[Input]

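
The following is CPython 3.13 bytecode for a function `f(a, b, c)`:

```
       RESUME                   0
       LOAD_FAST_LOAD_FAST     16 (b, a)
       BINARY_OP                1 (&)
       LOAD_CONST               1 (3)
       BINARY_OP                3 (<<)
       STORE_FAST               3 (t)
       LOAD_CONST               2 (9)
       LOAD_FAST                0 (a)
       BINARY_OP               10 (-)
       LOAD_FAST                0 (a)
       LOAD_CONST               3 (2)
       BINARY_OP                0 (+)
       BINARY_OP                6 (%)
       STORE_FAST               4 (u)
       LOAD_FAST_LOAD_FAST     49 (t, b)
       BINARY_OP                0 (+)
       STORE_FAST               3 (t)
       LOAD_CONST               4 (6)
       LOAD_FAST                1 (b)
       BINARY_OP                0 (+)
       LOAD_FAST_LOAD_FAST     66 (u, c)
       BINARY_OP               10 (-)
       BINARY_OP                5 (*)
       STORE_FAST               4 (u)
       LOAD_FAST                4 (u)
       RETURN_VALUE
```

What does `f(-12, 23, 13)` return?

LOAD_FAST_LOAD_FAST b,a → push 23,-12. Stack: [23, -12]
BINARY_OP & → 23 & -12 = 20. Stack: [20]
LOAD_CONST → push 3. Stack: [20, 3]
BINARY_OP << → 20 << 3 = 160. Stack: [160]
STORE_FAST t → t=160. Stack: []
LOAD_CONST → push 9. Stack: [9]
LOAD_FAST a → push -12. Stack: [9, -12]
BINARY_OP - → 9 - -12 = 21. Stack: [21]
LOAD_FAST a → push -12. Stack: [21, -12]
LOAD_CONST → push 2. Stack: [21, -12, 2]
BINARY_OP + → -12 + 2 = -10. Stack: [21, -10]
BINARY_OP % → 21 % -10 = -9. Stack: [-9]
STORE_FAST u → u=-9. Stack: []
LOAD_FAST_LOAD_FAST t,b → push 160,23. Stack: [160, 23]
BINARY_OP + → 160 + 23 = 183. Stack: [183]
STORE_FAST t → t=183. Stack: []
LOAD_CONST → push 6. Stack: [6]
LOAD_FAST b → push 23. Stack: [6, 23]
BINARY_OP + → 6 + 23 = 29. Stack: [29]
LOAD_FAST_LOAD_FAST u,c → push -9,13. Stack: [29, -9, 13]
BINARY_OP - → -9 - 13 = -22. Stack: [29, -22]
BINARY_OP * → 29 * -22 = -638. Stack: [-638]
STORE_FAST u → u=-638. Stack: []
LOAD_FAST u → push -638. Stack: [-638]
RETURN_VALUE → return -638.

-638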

* * *

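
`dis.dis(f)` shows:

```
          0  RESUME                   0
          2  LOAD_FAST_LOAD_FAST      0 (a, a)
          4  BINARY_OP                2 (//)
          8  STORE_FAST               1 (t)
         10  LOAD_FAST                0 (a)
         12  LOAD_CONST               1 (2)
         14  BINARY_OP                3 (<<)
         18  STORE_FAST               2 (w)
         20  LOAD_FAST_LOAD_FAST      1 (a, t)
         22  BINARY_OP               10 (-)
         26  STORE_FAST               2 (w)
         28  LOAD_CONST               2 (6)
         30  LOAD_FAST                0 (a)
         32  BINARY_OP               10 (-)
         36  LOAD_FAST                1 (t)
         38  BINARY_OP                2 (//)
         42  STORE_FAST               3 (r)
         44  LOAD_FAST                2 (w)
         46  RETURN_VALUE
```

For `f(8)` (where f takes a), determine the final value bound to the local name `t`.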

---

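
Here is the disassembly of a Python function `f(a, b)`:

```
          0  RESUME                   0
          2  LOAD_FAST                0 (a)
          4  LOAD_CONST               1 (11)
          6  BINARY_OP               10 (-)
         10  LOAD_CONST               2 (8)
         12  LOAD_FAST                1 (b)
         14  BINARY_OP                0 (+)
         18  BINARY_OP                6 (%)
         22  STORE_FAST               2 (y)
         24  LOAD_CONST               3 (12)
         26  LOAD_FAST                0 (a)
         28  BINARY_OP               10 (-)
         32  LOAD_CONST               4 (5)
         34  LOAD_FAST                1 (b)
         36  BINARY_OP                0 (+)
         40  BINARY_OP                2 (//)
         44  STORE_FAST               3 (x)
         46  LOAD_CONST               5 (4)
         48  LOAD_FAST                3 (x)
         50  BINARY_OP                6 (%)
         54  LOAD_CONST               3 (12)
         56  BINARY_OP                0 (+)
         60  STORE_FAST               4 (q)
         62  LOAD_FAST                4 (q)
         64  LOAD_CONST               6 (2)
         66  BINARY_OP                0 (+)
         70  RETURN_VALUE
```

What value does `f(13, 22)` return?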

[Exercise instructions]
Pull every line containing the word "function" out of the entries above.

[Task solution]
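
The following is CPython 3.13 bytecode for a function `f(a, b, c)`:
Here is the disassembly of a Python function `f(a, b)`: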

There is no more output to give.